- [TASK GOAL]:
The entries below should be transcribed in their entirety, exactly as written.

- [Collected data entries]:
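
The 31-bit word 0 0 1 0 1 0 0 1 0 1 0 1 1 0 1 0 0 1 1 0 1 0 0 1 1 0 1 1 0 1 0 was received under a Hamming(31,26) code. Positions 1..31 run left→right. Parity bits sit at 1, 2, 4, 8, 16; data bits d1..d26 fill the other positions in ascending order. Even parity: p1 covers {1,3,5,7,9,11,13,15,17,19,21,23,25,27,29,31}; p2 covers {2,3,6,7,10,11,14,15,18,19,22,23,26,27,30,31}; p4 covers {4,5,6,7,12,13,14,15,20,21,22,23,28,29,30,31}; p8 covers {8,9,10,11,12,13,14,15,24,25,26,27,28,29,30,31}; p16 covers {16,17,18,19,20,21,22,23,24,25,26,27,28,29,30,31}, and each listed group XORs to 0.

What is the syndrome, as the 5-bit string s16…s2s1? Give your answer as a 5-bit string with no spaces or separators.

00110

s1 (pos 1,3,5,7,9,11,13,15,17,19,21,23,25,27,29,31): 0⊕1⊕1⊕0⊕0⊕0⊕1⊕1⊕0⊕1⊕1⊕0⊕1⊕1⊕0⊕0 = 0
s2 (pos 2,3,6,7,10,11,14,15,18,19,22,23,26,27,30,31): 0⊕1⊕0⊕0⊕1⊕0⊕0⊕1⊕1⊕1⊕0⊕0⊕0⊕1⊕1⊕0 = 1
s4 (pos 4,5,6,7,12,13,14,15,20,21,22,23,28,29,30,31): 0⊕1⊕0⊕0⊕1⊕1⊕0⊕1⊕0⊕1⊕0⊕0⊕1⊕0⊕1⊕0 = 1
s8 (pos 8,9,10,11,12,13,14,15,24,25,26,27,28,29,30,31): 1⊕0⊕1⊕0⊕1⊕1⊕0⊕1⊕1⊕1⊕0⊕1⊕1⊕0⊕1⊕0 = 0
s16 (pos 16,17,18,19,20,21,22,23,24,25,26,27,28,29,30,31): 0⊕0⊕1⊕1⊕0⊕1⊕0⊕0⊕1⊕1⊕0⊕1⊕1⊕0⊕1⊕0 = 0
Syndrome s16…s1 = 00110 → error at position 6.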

- [WRITTEN REPLY]:
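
The 31-bit word 0 0 1 0 1 0 0 1 0 1 0 1 1 0 1 0 0 1 1 0 1 0 0 1 1 0 1 1 0 1 0 was received under a Hamming(31,26) code. Positions 1..31 run left→right. Parity bits sit at 1, 2, 4, 8, 16; data bits d1..d26 fill the other positions in ascending order. Even parity: p1 covers {1,3,5,7,9,11,13,15,17,19,21,23,25,27,29,31}; p2 covers {2,3,6,7,10,11,14,15,18,19,22,23,26,27,30,31}; p4 covers {4,5,6,7,12,13,14,15,20,21,22,23,28,29,30,31}; p8 covers {8,9,10,11,12,13,14,15,24,25,26,27,28,29,30,31}; p16 covers {16,17,18,19,20,21,22,23,24,25,26,27,28,29,30,31}, and each listed group XORs to 0.

What is the syndrome, as the 5-bit string s16…s2s1? Give your answer as a 5-bit string with no spaces or separators.

00110

s1 (pos 1,3,5,7,9,11,13,15,17,19,21,23,25,27,29,31): 0⊕1⊕1⊕0⊕0⊕0⊕1⊕1⊕0⊕1⊕1⊕0⊕1⊕1⊕0⊕0 = 0
s2 (pos 2,3,6,7,10,11,14,15,18,19,22,23,26,27,30,31): 0⊕1⊕0⊕0⊕1⊕0⊕0⊕1⊕1⊕1⊕0⊕0⊕0⊕1⊕1⊕0 = 1
s4 (pos 4,5,6,7,12,13,14,15,20,21,22,23,28,29,30,31): 0⊕1⊕0⊕0⊕1⊕1⊕0⊕1⊕0⊕1⊕0⊕0⊕1⊕0⊕1⊕0 = 1
s8 (pos 8,9,10,11,12,13,14,15,24,25,26,27,28,29,30,31): 1⊕0⊕1⊕0⊕1⊕1⊕0⊕1⊕1⊕1⊕0⊕1⊕1⊕0⊕1⊕0 = 0
s16 (pos 16,17,18,19,20,21,22,23,24,25,26,27,28,29,30,31): 0⊕0⊕1⊕1⊕0⊕1⊕0⊕0⊕1⊕1⊕0⊕1⊕1⊕0⊕1⊕0 = 0
Syndrome s16…s1 = 00110 → error at position 6.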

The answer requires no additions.